> _TASK TO CARRY OUT_
Please quote exactly the opening lines of the data, from the first line to the one where "Let λ = Σ_j v_j e_j with v = (3, 6, 1, 7)." appears.

SOURCE RECORDS section start

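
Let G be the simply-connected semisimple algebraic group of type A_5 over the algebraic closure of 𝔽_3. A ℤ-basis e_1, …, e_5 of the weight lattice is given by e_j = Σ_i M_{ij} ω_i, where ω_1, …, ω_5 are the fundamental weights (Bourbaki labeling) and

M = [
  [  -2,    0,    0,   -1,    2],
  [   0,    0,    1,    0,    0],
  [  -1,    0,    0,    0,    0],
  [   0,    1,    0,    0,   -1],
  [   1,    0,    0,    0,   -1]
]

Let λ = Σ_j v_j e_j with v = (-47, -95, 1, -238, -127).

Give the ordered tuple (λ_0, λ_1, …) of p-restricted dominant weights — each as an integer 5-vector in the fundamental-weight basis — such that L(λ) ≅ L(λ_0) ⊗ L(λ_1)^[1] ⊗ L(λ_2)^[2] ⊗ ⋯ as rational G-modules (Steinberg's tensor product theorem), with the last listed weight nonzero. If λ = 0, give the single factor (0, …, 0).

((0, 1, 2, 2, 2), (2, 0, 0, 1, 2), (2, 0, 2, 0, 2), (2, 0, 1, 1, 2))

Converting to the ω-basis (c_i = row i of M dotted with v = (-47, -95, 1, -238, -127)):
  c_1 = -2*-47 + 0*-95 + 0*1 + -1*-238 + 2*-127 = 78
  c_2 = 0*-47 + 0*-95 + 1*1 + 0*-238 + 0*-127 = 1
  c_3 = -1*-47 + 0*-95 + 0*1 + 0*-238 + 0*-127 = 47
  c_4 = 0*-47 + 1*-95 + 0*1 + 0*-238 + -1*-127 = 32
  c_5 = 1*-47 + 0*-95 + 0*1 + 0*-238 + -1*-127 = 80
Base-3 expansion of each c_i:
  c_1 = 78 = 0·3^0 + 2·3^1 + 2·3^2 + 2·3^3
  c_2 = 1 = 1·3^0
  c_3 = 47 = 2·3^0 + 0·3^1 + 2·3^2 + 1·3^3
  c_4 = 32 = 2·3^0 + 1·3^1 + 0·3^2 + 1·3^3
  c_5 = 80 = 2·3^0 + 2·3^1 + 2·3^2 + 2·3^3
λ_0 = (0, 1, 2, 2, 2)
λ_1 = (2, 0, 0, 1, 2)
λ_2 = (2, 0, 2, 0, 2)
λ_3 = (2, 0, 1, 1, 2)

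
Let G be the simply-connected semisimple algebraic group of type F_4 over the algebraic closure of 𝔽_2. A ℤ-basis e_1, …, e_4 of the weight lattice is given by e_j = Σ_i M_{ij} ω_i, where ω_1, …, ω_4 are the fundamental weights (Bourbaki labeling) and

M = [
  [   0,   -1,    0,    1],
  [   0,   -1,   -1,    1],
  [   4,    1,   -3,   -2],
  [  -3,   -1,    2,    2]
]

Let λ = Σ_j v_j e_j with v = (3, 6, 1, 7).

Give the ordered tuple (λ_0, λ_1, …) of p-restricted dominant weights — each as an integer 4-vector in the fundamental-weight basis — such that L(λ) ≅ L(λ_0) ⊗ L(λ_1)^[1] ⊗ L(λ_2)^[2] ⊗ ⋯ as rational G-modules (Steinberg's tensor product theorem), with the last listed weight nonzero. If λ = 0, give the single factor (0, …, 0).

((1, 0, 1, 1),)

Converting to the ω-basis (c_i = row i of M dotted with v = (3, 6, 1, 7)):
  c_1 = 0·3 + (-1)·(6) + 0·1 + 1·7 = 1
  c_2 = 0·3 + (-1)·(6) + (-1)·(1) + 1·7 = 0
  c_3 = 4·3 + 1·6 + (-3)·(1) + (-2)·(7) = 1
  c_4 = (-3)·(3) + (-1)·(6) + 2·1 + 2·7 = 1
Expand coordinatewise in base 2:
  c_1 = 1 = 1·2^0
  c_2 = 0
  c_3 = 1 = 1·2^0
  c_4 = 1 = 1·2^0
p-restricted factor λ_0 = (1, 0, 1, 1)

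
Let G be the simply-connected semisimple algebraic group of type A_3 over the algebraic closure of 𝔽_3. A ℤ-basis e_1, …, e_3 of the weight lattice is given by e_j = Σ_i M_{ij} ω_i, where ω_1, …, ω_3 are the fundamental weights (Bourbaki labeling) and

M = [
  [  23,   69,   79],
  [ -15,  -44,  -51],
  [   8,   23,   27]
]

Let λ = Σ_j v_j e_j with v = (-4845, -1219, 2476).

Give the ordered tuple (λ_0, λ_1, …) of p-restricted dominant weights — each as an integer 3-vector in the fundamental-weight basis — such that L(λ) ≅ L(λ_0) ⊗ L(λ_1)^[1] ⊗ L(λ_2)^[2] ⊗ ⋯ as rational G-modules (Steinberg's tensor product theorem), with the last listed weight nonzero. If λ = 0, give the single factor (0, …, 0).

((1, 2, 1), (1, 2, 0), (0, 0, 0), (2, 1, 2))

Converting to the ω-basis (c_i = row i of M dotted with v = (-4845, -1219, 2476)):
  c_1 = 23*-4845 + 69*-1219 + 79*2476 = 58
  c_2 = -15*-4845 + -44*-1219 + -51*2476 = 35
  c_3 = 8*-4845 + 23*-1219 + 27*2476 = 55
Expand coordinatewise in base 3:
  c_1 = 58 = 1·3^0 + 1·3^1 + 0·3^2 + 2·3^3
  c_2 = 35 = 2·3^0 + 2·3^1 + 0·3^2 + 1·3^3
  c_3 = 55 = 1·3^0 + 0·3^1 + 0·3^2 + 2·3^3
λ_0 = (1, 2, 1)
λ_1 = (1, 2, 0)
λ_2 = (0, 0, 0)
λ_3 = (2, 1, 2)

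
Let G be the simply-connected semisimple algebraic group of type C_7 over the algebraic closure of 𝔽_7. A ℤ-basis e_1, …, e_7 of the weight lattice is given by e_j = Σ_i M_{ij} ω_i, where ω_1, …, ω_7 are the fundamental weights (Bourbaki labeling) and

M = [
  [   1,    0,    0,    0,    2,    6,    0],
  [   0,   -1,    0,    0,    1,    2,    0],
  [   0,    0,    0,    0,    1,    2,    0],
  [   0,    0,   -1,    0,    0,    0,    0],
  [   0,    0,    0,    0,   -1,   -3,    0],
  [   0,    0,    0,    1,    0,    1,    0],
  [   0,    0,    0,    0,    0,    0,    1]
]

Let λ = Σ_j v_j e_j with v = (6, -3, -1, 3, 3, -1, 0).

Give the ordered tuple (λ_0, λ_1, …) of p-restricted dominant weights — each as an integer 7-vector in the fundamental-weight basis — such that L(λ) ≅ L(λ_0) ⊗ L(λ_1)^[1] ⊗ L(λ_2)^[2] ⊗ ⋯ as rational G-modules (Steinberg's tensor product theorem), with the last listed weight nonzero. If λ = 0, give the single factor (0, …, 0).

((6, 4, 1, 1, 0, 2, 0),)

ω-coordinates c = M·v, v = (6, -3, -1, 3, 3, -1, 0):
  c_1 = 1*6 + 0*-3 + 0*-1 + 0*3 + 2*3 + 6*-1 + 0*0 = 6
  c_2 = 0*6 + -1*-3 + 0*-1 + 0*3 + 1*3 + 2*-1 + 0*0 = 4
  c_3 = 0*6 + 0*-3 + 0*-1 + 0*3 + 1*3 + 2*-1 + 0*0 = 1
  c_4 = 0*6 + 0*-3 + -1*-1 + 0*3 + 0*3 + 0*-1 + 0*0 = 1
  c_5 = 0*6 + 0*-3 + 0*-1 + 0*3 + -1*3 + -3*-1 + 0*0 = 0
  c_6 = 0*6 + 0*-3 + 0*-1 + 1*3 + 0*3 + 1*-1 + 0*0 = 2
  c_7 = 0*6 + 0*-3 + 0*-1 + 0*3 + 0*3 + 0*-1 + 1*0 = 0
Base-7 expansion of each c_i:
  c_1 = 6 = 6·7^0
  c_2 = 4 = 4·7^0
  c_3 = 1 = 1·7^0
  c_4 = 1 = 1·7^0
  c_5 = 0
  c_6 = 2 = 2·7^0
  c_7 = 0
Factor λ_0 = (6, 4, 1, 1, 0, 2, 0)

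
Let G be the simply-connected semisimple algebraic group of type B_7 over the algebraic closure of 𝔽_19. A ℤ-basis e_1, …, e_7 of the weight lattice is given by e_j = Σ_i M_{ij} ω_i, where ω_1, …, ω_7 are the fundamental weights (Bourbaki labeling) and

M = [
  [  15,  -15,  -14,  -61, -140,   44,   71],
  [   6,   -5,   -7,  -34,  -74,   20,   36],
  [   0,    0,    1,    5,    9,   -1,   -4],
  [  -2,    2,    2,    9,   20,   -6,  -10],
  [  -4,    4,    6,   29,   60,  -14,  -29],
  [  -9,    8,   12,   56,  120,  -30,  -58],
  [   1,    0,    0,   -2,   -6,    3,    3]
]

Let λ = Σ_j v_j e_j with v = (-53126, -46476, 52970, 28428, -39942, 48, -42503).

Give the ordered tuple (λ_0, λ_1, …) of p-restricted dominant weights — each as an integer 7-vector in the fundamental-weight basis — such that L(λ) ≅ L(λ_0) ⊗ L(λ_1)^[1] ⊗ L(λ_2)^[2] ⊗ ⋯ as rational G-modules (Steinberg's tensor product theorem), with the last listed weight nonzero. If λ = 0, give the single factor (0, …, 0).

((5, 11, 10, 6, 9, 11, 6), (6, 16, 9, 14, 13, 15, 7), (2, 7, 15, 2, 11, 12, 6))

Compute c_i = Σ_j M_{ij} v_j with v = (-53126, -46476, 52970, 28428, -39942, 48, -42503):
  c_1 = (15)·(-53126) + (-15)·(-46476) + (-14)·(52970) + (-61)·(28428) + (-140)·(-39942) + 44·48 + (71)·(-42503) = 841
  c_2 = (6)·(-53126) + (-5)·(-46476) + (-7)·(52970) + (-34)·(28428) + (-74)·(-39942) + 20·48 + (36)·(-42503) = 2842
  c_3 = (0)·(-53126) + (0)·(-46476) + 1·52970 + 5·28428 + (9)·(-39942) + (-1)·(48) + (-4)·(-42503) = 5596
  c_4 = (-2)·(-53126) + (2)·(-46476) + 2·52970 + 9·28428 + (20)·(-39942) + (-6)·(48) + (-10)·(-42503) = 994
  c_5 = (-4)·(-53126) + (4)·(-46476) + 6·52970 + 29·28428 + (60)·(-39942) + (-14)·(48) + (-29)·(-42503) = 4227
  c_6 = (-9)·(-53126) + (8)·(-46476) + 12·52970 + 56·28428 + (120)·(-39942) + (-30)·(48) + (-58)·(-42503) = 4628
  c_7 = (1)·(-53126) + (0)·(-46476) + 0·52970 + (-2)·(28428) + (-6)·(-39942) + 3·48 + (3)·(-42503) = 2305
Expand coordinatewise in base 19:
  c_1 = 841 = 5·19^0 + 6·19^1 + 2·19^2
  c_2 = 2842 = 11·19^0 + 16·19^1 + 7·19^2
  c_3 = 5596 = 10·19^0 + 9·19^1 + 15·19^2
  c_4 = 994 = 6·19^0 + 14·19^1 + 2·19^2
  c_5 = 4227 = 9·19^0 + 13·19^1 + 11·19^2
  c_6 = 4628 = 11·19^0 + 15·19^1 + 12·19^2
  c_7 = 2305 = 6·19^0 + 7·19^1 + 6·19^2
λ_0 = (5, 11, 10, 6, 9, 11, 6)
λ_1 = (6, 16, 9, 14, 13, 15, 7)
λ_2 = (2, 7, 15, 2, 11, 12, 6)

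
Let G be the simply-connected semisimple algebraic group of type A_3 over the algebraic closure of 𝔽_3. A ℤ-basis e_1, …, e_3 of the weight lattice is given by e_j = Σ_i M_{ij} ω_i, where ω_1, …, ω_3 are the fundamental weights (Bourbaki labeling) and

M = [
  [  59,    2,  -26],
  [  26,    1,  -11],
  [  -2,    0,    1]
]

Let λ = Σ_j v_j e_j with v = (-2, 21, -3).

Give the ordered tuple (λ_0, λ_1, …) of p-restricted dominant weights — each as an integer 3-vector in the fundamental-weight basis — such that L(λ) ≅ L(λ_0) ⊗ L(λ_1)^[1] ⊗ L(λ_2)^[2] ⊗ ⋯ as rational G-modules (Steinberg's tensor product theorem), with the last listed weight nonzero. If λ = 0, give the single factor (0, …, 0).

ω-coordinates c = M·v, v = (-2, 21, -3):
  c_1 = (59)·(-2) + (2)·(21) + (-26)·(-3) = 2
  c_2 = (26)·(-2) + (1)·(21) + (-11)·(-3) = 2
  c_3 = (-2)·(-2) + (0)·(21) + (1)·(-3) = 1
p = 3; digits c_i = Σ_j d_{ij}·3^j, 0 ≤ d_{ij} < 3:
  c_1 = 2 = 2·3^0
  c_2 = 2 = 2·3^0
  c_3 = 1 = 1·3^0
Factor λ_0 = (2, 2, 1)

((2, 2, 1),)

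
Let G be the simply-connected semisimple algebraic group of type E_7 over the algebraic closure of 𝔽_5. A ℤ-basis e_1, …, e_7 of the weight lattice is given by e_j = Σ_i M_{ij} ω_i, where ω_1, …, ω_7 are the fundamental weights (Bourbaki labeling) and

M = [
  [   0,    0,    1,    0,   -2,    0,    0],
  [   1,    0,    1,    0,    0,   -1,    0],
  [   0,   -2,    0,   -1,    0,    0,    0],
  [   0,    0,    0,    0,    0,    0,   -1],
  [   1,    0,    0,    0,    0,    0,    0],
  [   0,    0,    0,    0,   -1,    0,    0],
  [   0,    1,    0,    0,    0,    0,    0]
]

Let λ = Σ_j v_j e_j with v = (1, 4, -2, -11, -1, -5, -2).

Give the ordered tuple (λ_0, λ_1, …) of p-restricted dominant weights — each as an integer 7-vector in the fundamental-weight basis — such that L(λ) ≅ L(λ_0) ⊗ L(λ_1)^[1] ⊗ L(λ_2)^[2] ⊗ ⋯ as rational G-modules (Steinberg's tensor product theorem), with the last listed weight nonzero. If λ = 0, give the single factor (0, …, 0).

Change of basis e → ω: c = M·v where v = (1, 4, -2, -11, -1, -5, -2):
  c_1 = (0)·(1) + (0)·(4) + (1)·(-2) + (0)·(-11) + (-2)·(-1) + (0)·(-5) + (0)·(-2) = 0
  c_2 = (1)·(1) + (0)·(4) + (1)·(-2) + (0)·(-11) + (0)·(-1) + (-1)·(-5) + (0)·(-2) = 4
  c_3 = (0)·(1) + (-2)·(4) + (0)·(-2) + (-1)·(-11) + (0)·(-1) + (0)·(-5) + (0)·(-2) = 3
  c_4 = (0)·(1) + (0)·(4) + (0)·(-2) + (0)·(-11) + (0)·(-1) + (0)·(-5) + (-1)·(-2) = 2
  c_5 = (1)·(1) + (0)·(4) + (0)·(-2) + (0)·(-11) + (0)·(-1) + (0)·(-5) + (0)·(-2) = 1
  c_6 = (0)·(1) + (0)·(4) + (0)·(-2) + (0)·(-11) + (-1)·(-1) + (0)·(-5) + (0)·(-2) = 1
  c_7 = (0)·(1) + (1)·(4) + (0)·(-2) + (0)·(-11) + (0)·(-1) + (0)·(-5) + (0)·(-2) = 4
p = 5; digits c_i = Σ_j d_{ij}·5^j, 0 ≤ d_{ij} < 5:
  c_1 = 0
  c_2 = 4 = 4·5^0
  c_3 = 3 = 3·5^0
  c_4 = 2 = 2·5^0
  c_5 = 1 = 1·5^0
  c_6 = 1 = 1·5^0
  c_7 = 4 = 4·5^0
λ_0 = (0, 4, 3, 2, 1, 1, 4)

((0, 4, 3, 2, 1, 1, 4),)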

SOURCE RECORDS section end

> _ANSWER BELOW_
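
Let G be the simply-connected semisimple algebraic group of type A_5 over the algebraic closure of 𝔽_3. A ℤ-basis e_1, …, e_5 of the weight lattice is given by e_j = Σ_i M_{ij} ω_i, where ω_1, …, ω_5 are the fundamental weights (Bourbaki labeling) and

M = [
  [  -2,    0,    0,   -1,    2],
  [   0,    0,    1,    0,    0],
  [  -1,    0,    0,    0,    0],
  [   0,    1,    0,    0,   -1],
  [   1,    0,    0,    0,   -1]
]

Let λ = Σ_j v_j e_j with v = (-47, -95, 1, -238, -127).

Give the ordered tuple (λ_0, λ_1, …) of p-restricted dominant weights — each as an integer 5-vector in the fundamental-weight basis — such that L(λ) ≅ L(λ_0) ⊗ L(λ_1)^[1] ⊗ L(λ_2)^[2] ⊗ ⋯ as rational G-modules (Steinberg's tensor product theorem), with the last listed weight nonzero. If λ = 0, give the single factor (0, …, 0).

((0, 1, 2, 2, 2), (2, 0, 0, 1, 2), (2, 0, 2, 0, 2), (2, 0, 1, 1, 2))

Converting to the ω-basis (c_i = row i of M dotted with v = (-47, -95, 1, -238, -127)):
  c_1 = -2*-47 + 0*-95 + 0*1 + -1*-238 + 2*-127 = 78
  c_2 = 0*-47 + 0*-95 + 1*1 + 0*-238 + 0*-127 = 1
  c_3 = -1*-47 + 0*-95 + 0*1 + 0*-238 + 0*-127 = 47
  c_4 = 0*-47 + 1*-95 + 0*1 + 0*-238 + -1*-127 = 32
  c_5 = 1*-47 + 0*-95 + 0*1 + 0*-238 + -1*-127 = 80
Base-3 expansion of each c_i:
  c_1 = 78 = 0·3^0 + 2·3^1 + 2·3^2 + 2·3^3
  c_2 = 1 = 1·3^0
  c_3 = 47 = 2·3^0 + 0·3^1 + 2·3^2 + 1·3^3
  c_4 = 32 = 2·3^0 + 1·3^1 + 0·3^2 + 1·3^3
  c_5 = 80 = 2·3^0 + 2·3^1 + 2·3^2 + 2·3^3
λ_0 = (0, 1, 2, 2, 2)
λ_1 = (2, 0, 0, 1, 2)
λ_2 = (2, 0, 2, 0, 2)
λ_3 = (2, 0, 1, 1, 2)

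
Let G be the simply-connected semisimple algebraic group of type F_4 over the algebraic closure of 𝔽_2. A ℤ-basis e_1, …, e_4 of the weight lattice is given by e_j = Σ_i M_{ij} ω_i, where ω_1, …, ω_4 are the fundamental weights (Bourbaki labeling) and

M = [
  [   0,   -1,    0,    1],
  [   0,   -1,   -1,    1],
  [   4,    1,   -3,   -2],
  [  -3,   -1,    2,    2]
]

Let λ = Σ_j v_j e_j with v = (3, 6, 1, 7).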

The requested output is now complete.